- How to complete this task:
Reproduce word for word every line of the entries below, from the line containing "Two mines, Pike" through the final line, and nothing else.

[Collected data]
● ● ● ●
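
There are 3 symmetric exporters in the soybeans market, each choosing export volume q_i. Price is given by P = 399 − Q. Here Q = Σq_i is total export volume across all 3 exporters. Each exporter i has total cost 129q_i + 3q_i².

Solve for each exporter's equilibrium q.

A representative exporter's profit is π_i = q_i(399 − Q) − 129q_i − 3q_i², with Q = q_i + Σ_{j≠i} q_j.
First-order condition: 270 − 8q_i − Σ_{j≠i} q_j = 0.
In a symmetric equilibrium every exporter chooses the same q, so Σ_{j≠i} q_j = 2q. The condition becomes 270 − 10q = 0, giving q = 270/10 = 27.

27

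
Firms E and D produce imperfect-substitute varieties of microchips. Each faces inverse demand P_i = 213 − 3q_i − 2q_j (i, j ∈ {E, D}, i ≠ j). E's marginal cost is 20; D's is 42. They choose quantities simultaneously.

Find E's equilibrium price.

96.5

Firm E's profit: π = q_E(213 − 3q_E − 2q_D) − 20q_E.
∂π/∂q_E = 193 − 6q_E − 2q_D = 0 ⇒ q_E = 193/6 − (1/3)q_D.
Similarly q_D = 28.5 − (1/3)q_E.
Solving the two reaction functions simultaneously: (1 − (−1/3)(−1/3))q_E = 193/6 − (1/3)·28.5, so (8/9)q_E = 68/3 and q_E = 25.5.
Then q_D = 28.5 − (1/3)·25.5 = 20.
P_E = 213 − 3·25.5 − 2·20 = 96.5.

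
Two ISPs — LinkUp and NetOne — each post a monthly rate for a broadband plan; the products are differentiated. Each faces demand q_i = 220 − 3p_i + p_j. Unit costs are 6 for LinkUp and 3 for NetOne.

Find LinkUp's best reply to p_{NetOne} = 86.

54

LinkUp's profit: π = (p_{LinkUp} − 6)(220 − 3p_{LinkUp} + p_{NetOne}).
∂π/∂p_{LinkUp} = 238 − 6p_{LinkUp} + p_{NetOne} = 0 ⇒ p_{LinkUp} = 119/3 + (1/6)p_{NetOne}.
At p_{NetOne} = 86: p_{LinkUp} = 119/3 + (1/6)·86 = 54.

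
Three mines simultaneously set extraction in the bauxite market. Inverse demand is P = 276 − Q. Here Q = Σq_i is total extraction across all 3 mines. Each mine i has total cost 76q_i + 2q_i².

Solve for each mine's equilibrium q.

A representative mine's profit is π_i = q_i(276 − Q) − 76q_i − 2q_i², with Q = q_i + Σ_{j≠i} q_j.
First-order condition: 200 − 6q_i − Σ_{j≠i} q_j = 0.
With identical mines, set every q_j = q: then 200 − 6q − 2q = 0, i.e. q = 200/8 = 25.

25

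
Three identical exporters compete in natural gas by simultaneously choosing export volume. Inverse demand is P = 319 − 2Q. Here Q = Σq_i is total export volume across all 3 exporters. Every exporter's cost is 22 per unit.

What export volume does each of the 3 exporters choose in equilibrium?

A representative exporter's profit is π_i = q_i(319 − 2Q) − 22q_i, with Q = q_i + Σ_{j≠i} q_j.
First-order condition: 297 − 4q_i − 2Σ_{j≠i} q_j = 0.
In a symmetric equilibrium every exporter chooses the same q, so Σ_{j≠i} q_j = 2q. The condition becomes 297 − 8q = 0, giving q = 297/8 = 37.125.

37.125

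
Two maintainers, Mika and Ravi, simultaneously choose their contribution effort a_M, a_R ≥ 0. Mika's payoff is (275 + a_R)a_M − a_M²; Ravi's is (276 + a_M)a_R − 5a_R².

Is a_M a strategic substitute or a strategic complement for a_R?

Expanding Mika's payoff: 275a_M + a_Ra_M − a_M².
∂π/∂a_M = 275 + a_R − 2a_M = 0, so a_M = 137.5 + 0.5a_R.
The best-response slope da_M/da_R = 0.5 > 0: the reaction function is upward-sloping, so the choices are strategic complements.

strategic complements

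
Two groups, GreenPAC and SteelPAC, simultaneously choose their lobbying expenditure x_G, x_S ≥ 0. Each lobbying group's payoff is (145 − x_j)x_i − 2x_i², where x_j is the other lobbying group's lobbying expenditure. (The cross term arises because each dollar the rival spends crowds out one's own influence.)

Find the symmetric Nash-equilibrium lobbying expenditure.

29

GreenPAC's payoff is (145 − x_S)x_G − 2x_G².
∂π/∂x_G = 145 − x_S − 4x_G = 0, so x_G = 36.25 − 0.25x_S.
The game is symmetric, so in equilibrium x_S = x_G: the reaction function gives 1.25x_G = 36.25, hence x_G = 29.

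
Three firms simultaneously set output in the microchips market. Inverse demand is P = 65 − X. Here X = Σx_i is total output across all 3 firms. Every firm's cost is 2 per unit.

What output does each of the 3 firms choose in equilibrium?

A representative firm's profit is π_i = x_i(65 − X) − 2x_i, with X = x_i + Σ_{j≠i} x_j.
First-order condition: 63 − 2x_i − Σ_{j≠i} x_j = 0.
Imposing symmetry (x_j = x for all j) turns Σ_{j≠i} x_j into 2x, so 63 = 4x and x = 15.75.

15.75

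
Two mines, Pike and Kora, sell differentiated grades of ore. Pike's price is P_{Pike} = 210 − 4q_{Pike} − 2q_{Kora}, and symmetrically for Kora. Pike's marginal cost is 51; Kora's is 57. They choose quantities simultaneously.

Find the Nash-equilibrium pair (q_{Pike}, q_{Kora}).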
● ● ● ●
- Exercise answer:
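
Two mines, Pike and Kora, sell differentiated grades of ore. Pike's price is P_{Pike} = 210 − 4q_{Pike} − 2q_{Kora}, and symmetrically for Kora. Pike's marginal cost is 51; Kora's is 57. They choose quantities simultaneously.

Find the Nash-equilibrium pair (q_{Pike}, q_{Kora}).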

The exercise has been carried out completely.